## EXERCISE
The required output is the line containing "A thick-walled rigid" followed by every line after it to the end of the listing, each written out exactly.

»»

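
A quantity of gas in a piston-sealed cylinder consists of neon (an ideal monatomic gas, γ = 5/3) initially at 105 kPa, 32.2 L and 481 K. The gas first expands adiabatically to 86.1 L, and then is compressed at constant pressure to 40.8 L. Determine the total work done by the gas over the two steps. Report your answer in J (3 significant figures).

W_total ≈ 1520 J

Step 1 (adiabatic): W = (P₁V₁ − P₂V₂)/(γ−1) = (3381 − 1755)/0.667 = 2439 J.
After step 1: P = 20.38 kPa, V = 86.1 L, T = 249.7 K.
Step 2 (isobaric): W = PΔV = (20.38 kPa)(40.8 − 86.1 L) = -923.4 J.
W_total = 2439 − 923.4 = 1516 J.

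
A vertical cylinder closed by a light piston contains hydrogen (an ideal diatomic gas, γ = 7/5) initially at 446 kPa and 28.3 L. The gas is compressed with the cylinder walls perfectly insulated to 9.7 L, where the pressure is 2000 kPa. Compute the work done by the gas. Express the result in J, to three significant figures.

W ≈ -16900 J

Adiabatic: W = (P₁V₁ − P₂V₂)/(γ − 1) with γ = 7/5.
P₁V₁ = 12622 J, P₂V₂ = 19400 J.
W = (12622 − 19400) / 0.4 = -16946 J.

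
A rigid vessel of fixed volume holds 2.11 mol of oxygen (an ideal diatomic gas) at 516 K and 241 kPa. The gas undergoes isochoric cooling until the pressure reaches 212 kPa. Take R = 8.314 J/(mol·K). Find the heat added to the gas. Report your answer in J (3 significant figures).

Constant volume ⇒ W = 0, so Q = ΔU = nCᵥΔT with Cᵥ = 5R/2 = 20.79 J/(mol·K).
At constant V, T₂/T₁ = P₂/P₁ ⇒ ΔT = T₁(P₂/P₁ − 1) = 516·(212/241 − 1) = -62.09 K.
ΔU = (2.11)(20.79)(-62.09) = -2723 J.

Q ≈ -2720 J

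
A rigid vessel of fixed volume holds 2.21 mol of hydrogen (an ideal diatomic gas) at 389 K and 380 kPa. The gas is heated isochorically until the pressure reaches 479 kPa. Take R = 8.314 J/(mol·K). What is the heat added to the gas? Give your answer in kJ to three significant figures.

Constant volume ⇒ W = 0, so Q = ΔU = nCᵥΔT with Cᵥ = 5R/2 = 20.79 J/(mol·K).
At constant V, T₂/T₁ = P₂/P₁ ⇒ ΔT = T₁(P₂/P₁ − 1) = 389·(479/380 − 1) = 101.3 K.
ΔU = (2.21)(20.79)(101.3) = 4655 J.

Q ≈ 4.66 kJ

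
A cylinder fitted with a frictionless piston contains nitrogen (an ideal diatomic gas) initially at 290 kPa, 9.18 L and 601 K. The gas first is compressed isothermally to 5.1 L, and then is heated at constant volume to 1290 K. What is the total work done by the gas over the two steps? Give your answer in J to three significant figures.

W_total ≈ -1560 J

Step 1 (isothermal): W = P₁V₁ ln(V₂/V₁) = (2662) ln(5.1/9.18) = -1565 J.
Step 2 (isochoric): W = 0 (constant volume).
W_total = -1565 + 0 = -1565 J.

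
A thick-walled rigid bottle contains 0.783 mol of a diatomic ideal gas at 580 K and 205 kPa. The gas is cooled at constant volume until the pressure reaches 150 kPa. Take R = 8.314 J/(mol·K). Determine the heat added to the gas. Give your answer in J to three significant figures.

Constant volume ⇒ W = 0, so Q = ΔU = nCᵥΔT with Cᵥ = 5R/2 = 20.79 J/(mol·K).
At constant V, T₂/T₁ = P₂/P₁ ⇒ ΔT = T₁(P₂/P₁ − 1) = 580·(150/205 − 1) = -155.6 K.
ΔU = (0.783)(20.79)(-155.6) = -2532 J.

Q ≈ -2530 J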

««

## RESULT BELOW
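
A thick-walled rigid bottle contains 0.783 mol of a diatomic ideal gas at 580 K and 205 kPa. The gas is cooled at constant volume until the pressure reaches 150 kPa. Take R = 8.314 J/(mol·K). Determine the heat added to the gas. Give your answer in J to three significant figures.

Constant volume ⇒ W = 0, so Q = ΔU = nCᵥΔT with Cᵥ = 5R/2 = 20.79 J/(mol·K).
At constant V, T₂/T₁ = P₂/P₁ ⇒ ΔT = T₁(P₂/P₁ − 1) = 580·(150/205 − 1) = -155.6 K.
ΔU = (0.783)(20.79)(-155.6) = -2532 J.

Q ≈ -2530 J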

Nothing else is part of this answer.